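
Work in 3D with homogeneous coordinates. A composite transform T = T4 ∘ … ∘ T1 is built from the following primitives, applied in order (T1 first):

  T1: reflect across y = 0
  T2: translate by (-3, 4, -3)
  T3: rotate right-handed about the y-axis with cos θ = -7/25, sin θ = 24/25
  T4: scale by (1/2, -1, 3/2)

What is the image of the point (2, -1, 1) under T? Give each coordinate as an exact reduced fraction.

T1 reflect across y = 0: (2, -1, 1) → (2, 1, 1)
T2 translate by (-3, 4, -3): (2, 1, 1) → (-1, 5, -2)
T3 rotate right-handed about the y-axis with cos θ = -7/25, sin θ = 24/25: (-1, 5, -2) → (-41/25, 5, 38/25)
T4 scale by (1/2, -1, 3/2): (-41/25, 5, 38/25) → (-41/50, -5, 57/25)

T(p) = (-41/50, -5, 57/25)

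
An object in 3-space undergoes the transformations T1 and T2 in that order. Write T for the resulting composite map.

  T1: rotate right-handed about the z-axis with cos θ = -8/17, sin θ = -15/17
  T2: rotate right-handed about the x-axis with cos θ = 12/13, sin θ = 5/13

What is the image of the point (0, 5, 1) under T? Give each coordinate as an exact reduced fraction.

T1 rotate right-handed about the z-axis with cos θ = -8/17, sin θ = -15/17: (0, 5, 1) → (75/17, -40/17, 1)
T2 rotate right-handed about the x-axis with cos θ = 12/13, sin θ = 5/13: (75/17, -40/17, 1) → (75/17, -565/221, 4/221)

T(p) = (75/17, -565/221, 4/221)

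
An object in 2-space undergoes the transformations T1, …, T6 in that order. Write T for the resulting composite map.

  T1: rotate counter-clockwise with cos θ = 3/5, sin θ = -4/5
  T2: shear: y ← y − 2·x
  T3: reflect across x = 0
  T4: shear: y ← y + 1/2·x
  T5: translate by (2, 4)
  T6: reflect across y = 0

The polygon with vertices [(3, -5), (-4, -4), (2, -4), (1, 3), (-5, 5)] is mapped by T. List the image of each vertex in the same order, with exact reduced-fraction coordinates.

image vertices: (21/5, -41/10), (38/5, -94/5), (4, -5), (-1, 5/2), (1, -17/2)

T1 rotate counter-clockwise with cos θ = 3/5, sin θ = -4/5: (3, -5) → (-11/5, -27/5); (-4, -4) → (-28/5, 4/5); (2, -4) → (-2, -4); (1, 3) → (3, 1); (-5, 5) → (1, 7)
T2 shear: y ← y − 2·x: (-11/5, -27/5) → (-11/5, -1); (-28/5, 4/5) → (-28/5, 12); (-2, -4) → (-2, 0); (3, 1) → (3, -5); (1, 7) → (1, 5)
T3 reflect across x = 0: (-11/5, -1) → (11/5, -1); (-28/5, 12) → (28/5, 12); (-2, 0) → (2, 0); (3, -5) → (-3, -5); (1, 5) → (-1, 5)
T4 shear: y ← y + 1/2·x: (11/5, -1) → (11/5, 1/10); (28/5, 12) → (28/5, 74/5); (2, 0) → (2, 1); (-3, -5) → (-3, -13/2); (-1, 5) → (-1, 9/2)
T5 translate by (2, 4): (11/5, 1/10) → (21/5, 41/10); (28/5, 74/5) → (38/5, 94/5); (2, 1) → (4, 5); (-3, -13/2) → (-1, -5/2); (-1, 9/2) → (1, 17/2)
T6 reflect across y = 0: (21/5, 41/10) → (21/5, -41/10); (38/5, 94/5) → (38/5, -94/5); (4, 5) → (4, -5); (-1, -5/2) → (-1, 5/2); (1, 17/2) → (1, -17/2)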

————————

■ **EXERCISE AIM**:
Among the lines of the listing above, which ones contain the word "that"? Show them.

■ **SOLVED EXERCISE**:
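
An object in 3-space undergoes the transformations T1 and T2 in that order. Write T for the resulting composite map.
An object in 2-space undergoes the transformations T1, …, T6 in that order. Write T for the resulting composite map.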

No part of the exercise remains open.